◆ Exercise directions ◆
Starting with the line that contains "- On element (h), the" and stopping after the line that contains "- On element (c), the", copy the entries below exactly. Include nothing else.
(Records for the task begins)
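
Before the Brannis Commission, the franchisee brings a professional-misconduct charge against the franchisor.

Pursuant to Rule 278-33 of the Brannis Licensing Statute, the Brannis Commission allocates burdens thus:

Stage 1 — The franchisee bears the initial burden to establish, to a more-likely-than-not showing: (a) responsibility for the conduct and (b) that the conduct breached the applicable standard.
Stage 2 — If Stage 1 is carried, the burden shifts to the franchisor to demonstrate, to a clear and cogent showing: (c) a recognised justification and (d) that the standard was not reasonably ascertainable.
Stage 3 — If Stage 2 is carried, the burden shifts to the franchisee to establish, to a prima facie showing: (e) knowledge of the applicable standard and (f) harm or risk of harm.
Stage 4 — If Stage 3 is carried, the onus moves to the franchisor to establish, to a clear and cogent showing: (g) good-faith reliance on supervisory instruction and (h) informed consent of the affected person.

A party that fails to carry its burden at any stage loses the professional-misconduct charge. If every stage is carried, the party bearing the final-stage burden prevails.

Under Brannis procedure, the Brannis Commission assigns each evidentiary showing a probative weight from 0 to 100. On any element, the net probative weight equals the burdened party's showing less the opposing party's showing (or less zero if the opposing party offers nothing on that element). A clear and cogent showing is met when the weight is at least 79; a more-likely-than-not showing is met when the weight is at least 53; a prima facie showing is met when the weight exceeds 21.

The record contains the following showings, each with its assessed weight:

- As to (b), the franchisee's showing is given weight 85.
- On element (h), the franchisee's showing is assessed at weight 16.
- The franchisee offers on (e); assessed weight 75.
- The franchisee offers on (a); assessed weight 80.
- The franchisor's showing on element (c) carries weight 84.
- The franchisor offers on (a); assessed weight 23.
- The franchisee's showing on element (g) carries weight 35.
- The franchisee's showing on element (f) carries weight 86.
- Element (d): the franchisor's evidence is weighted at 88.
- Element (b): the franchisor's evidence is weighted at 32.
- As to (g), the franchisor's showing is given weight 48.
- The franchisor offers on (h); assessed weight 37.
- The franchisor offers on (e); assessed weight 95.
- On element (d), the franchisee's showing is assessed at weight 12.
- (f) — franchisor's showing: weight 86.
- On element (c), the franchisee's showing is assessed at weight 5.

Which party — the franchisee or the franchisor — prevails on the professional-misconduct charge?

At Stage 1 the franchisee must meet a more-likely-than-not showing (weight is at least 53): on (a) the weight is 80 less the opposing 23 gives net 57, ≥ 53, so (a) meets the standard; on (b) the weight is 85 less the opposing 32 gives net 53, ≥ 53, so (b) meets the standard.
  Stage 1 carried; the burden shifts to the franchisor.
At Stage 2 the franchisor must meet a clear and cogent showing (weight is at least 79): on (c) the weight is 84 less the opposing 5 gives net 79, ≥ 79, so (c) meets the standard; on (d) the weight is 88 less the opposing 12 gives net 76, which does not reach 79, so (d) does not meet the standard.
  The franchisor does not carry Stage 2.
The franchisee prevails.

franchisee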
(Records for the task ends)
◆ Answer below ◆
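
- On element (h), the franchisee's showing is assessed at weight 16.
- The franchisee offers on (e); assessed weight 75.
- The franchisee offers on (a); assessed weight 80.
- The franchisor's showing on element (c) carries weight 84.
- The franchisor offers on (a); assessed weight 23.
- The franchisee's showing on element (g) carries weight 35.
- The franchisee's showing on element (f) carries weight 86.
- Element (d): the franchisor's evidence is weighted at 88.
- Element (b): the franchisor's evidence is weighted at 32.
- As to (g), the franchisor's showing is given weight 48.
- The franchisor offers on (h); assessed weight 37.
- The franchisor offers on (e); assessed weight 95.
- On element (d), the franchisee's showing is assessed at weight 12.
- (f) — franchisor's showing: weight 86.
- On element (c), the franchisee's showing is assessed at weight 5.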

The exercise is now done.